*** Opening PROVIDED DATA ***

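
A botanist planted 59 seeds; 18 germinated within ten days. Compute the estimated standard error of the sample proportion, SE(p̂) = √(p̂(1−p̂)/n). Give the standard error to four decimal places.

SE = 0.0599

p̂ = 18/59 = 0.30508.
p̂(1−p̂) = 0.212006.
SE = √(0.212006/59) = 0.0599.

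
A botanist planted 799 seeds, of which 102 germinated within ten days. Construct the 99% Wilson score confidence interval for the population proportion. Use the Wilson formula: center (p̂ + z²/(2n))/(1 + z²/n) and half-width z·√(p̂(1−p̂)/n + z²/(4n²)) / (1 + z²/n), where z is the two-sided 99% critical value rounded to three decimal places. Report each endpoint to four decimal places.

(0.1003, 0.1612)

p̂ = 102/799 = 0.12766; z = 2.576, so z² = 6.635776.
1 + z²/n = 1.008305.
Center = (0.12766 + 0.004153)/1.008305 = 0.13073.
Radicand: p̂(1−p̂)/n + z²/(4n²) = 0.000139377 + 0.000002599 = 0.000141976.
Half-width = 2.576·√0.000141976/1.008305 = 0.03044.
So the interval runs from 0.1003 to 0.1612.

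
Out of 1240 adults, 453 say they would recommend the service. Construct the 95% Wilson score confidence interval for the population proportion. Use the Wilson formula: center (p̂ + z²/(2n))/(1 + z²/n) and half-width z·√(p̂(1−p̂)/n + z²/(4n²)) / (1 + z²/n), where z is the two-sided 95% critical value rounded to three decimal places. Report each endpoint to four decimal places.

(0.3390, 0.3925)

p̂ = 453/1240 = 0.36532; z = 1.960, so z² = 3.841600.
Denominator 1 + z²/n = 1 + 3.841600/1240 = 1.003098.
Center = (0.36532 + 0.001549)/1.003098 = 0.36574.
Radicand: p̂(1−p̂)/n + z²/(4n²) = 0.000186985 + 0.000000625 = 0.000187610.
Half-width = 1.960·√0.000187610/1.003098 = 0.02676.
CI: 0.36574 ± 0.02676 = (0.3390, 0.3925).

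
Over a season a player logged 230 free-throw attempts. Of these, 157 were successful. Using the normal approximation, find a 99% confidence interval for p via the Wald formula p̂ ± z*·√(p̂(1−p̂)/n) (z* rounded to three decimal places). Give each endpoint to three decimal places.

(0.604, 0.762)

With x = 157 successes in n = 230, p̂ = 0.68261.
Standard error of p̂: √(0.216654/230) = √0.000941974 = 0.030692.
For 99% confidence, z* = 2.576.
Margin of error: 2.576 × 0.030692 = 0.07906.
Interval: 0.68261 ± 0.07906 → (0.604, 0.762).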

*** Closing PROVIDED DATA ***

**PROBLEM TO WORK ON**.
Word for word, repeat every entry listed above.

**ANSWER SPACE**.
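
A botanist planted 59 seeds; 18 germinated within ten days. Compute the estimated standard error of the sample proportion, SE(p̂) = √(p̂(1−p̂)/n). Give the standard error to four decimal places.

SE = 0.0599

p̂ = 18/59 = 0.30508.
p̂(1−p̂) = 0.212006.
SE = √(0.212006/59) = 0.0599.

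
A botanist planted 799 seeds, of which 102 germinated within ten days. Construct the 99% Wilson score confidence interval for the population proportion. Use the Wilson formula: center (p̂ + z²/(2n))/(1 + z²/n) and half-width z·√(p̂(1−p̂)/n + z²/(4n²)) / (1 + z²/n), where z is the two-sided 99% critical value rounded to three decimal places. Report each endpoint to four decimal places.

(0.1003, 0.1612)

p̂ = 102/799 = 0.12766; z = 2.576, so z² = 6.635776.
1 + z²/n = 1.008305.
Center = (0.12766 + 0.004153)/1.008305 = 0.13073.
Radicand: p̂(1−p̂)/n + z²/(4n²) = 0.000139377 + 0.000002599 = 0.000141976.
Half-width = 2.576·√0.000141976/1.008305 = 0.03044.
So the interval runs from 0.1003 to 0.1612.

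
Out of 1240 adults, 453 say they would recommend the service. Construct the 95% Wilson score confidence interval for the population proportion. Use the Wilson formula: center (p̂ + z²/(2n))/(1 + z²/n) and half-width z·√(p̂(1−p̂)/n + z²/(4n²)) / (1 + z²/n), where z is the two-sided 95% critical value rounded to three decimal places. Report each endpoint to four decimal places.

(0.3390, 0.3925)

p̂ = 453/1240 = 0.36532; z = 1.960, so z² = 3.841600.
Denominator 1 + z²/n = 1 + 3.841600/1240 = 1.003098.
Center = (0.36532 + 0.001549)/1.003098 = 0.36574.
Radicand: p̂(1−p̂)/n + z²/(4n²) = 0.000186985 + 0.000000625 = 0.000187610.
Half-width = 1.960·√0.000187610/1.003098 = 0.02676.
CI: 0.36574 ± 0.02676 = (0.3390, 0.3925).

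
Over a season a player logged 230 free-throw attempts. Of these, 157 were successful. Using the normal approximation, find a 99% confidence interval for p via the Wald formula p̂ ± z*·√(p̂(1−p̂)/n) (z* rounded to three decimal places). Give each endpoint to three decimal places.

(0.604, 0.762)

With x = 157 successes in n = 230, p̂ = 0.68261.
Standard error of p̂: √(0.216654/230) = √0.000941974 = 0.030692.
For 99% confidence, z* = 2.576.
Margin of error: 2.576 × 0.030692 = 0.07906.
Interval: 0.68261 ± 0.07906 → (0.604, 0.762).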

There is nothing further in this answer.